### Task brief
Copy nothing from the entries below except the lines from the one containing "2. literal('O')" through the one containing "5. backref(offset=1, length=1)", and copy those exactly.

- Opening Delimiter -

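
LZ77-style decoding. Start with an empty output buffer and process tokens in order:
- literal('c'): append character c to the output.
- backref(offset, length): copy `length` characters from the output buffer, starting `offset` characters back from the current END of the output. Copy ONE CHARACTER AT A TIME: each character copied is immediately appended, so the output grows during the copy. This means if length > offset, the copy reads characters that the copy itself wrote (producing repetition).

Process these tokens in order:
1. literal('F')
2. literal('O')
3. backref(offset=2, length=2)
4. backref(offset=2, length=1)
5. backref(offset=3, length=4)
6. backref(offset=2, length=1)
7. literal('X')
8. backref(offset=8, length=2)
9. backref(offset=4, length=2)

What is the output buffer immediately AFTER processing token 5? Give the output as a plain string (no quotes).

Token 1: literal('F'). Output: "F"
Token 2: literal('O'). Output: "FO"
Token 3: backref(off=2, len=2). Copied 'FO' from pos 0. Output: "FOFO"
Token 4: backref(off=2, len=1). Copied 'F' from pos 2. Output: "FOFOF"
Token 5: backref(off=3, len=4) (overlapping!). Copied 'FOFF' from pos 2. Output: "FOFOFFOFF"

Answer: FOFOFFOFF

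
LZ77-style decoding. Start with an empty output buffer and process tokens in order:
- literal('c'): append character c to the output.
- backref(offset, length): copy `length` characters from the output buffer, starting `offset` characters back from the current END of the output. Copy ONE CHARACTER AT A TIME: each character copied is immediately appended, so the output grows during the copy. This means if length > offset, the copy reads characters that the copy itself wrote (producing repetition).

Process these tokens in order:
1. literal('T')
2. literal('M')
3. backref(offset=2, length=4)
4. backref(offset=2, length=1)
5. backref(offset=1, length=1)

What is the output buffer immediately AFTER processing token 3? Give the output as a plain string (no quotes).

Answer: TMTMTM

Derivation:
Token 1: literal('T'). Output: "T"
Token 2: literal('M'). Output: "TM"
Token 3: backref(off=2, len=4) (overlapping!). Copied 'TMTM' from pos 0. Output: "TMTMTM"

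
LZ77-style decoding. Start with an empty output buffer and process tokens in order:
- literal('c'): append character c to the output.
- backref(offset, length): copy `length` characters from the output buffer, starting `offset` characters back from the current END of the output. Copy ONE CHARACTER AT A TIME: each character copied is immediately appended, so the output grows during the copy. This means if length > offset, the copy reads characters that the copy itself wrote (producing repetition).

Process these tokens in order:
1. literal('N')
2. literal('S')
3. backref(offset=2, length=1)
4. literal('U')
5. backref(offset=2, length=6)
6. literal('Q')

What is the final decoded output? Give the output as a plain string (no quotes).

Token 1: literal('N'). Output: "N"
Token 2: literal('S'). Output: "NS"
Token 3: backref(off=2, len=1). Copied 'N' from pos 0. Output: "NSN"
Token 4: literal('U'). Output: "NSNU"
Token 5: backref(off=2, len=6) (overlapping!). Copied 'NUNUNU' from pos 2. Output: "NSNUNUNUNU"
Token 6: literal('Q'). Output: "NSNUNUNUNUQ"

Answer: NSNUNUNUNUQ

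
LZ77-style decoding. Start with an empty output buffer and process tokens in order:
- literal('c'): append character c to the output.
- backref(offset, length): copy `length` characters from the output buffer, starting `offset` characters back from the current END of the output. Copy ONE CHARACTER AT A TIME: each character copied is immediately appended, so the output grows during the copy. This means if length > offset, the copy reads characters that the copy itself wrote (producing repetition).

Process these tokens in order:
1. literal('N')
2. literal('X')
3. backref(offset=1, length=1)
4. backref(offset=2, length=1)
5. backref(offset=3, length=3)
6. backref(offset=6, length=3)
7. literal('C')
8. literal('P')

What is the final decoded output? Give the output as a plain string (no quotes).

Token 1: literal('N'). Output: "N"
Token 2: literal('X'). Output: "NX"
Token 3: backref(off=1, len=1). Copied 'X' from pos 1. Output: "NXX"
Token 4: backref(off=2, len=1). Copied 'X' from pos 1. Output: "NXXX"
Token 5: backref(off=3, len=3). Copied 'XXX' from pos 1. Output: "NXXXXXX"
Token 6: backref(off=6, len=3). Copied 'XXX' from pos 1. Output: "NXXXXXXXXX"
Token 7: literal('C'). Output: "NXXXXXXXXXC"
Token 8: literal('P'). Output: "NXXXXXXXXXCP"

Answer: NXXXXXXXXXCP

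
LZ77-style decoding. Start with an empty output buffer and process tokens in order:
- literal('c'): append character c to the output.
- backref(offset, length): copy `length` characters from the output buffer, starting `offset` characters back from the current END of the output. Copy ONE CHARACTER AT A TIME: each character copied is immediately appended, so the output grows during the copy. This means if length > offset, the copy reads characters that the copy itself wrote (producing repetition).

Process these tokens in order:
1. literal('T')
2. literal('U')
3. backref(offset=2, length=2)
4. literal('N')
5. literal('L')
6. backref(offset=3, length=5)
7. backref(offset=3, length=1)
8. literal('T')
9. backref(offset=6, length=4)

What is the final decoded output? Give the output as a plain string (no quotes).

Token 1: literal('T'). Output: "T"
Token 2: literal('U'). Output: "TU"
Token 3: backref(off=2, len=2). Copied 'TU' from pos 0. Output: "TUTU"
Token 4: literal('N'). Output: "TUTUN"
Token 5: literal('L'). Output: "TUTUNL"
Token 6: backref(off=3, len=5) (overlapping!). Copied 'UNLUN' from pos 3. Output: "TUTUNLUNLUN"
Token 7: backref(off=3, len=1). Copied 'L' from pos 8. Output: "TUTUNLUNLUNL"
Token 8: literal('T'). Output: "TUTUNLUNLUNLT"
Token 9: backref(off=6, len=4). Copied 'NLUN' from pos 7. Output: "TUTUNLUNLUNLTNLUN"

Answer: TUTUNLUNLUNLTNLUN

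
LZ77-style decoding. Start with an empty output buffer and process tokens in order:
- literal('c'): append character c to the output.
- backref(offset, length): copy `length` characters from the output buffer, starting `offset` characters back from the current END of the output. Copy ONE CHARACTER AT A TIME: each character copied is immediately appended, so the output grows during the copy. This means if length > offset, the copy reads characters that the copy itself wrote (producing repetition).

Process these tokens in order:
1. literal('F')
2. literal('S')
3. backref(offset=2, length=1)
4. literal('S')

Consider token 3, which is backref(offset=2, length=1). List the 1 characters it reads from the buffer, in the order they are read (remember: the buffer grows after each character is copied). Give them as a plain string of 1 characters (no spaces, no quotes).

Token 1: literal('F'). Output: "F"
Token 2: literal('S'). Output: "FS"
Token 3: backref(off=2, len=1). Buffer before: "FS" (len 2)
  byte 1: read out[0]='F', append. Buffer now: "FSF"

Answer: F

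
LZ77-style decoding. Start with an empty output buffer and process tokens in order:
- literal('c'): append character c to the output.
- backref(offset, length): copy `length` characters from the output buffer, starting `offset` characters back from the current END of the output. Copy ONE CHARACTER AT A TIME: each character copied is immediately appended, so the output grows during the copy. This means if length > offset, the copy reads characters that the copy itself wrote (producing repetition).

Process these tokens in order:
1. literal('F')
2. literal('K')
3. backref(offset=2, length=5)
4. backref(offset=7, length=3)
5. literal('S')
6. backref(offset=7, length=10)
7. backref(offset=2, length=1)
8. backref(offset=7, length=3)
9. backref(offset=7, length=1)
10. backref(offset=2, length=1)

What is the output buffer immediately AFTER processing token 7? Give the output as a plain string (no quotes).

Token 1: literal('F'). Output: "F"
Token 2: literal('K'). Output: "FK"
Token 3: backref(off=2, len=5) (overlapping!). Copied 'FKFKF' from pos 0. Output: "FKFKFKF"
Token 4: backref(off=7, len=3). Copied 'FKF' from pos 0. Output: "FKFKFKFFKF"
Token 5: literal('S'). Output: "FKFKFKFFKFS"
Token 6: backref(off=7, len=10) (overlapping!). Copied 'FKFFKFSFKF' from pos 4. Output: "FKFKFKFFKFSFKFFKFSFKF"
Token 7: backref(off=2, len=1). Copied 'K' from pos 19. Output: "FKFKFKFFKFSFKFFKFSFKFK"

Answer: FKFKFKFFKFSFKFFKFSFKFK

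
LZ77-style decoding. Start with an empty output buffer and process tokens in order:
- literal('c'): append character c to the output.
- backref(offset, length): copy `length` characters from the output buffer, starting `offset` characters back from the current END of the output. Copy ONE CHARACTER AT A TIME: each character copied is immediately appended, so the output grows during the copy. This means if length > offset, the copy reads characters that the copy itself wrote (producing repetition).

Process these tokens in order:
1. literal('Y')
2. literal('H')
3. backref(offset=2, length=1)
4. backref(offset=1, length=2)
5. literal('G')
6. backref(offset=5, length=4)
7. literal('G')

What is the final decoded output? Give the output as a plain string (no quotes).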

- Closing Delimiter -

### Completed task
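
2. literal('O')
3. backref(offset=2, length=2)
4. backref(offset=2, length=1)
5. backref(offset=3, length=4)
6. backref(offset=2, length=1)
7. literal('X')
8. backref(offset=8, length=2)
9. backref(offset=4, length=2)

What is the output buffer immediately AFTER processing token 5? Give the output as a plain string (no quotes).

Token 1: literal('F'). Output: "F"
Token 2: literal('O'). Output: "FO"
Token 3: backref(off=2, len=2). Copied 'FO' from pos 0. Output: "FOFO"
Token 4: backref(off=2, len=1). Copied 'F' from pos 2. Output: "FOFOF"
Token 5: backref(off=3, len=4) (overlapping!). Copied 'FOFF' from pos 2. Output: "FOFOFFOFF"

Answer: FOFOFFOFF

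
LZ77-style decoding. Start with an empty output buffer and process tokens in order:
- literal('c'): append character c to the output.
- backref(offset, length): copy `length` characters from the output buffer, starting `offset` characters back from the current END of the output. Copy ONE CHARACTER AT A TIME: each character copied is immediately appended, so the output grows during the copy. This means if length > offset, the copy reads characters that the copy itself wrote (producing repetition).

Process these tokens in order:
1. literal('T')
2. literal('M')
3. backref(offset=2, length=4)
4. backref(offset=2, length=1)
5. backref(offset=1, length=1)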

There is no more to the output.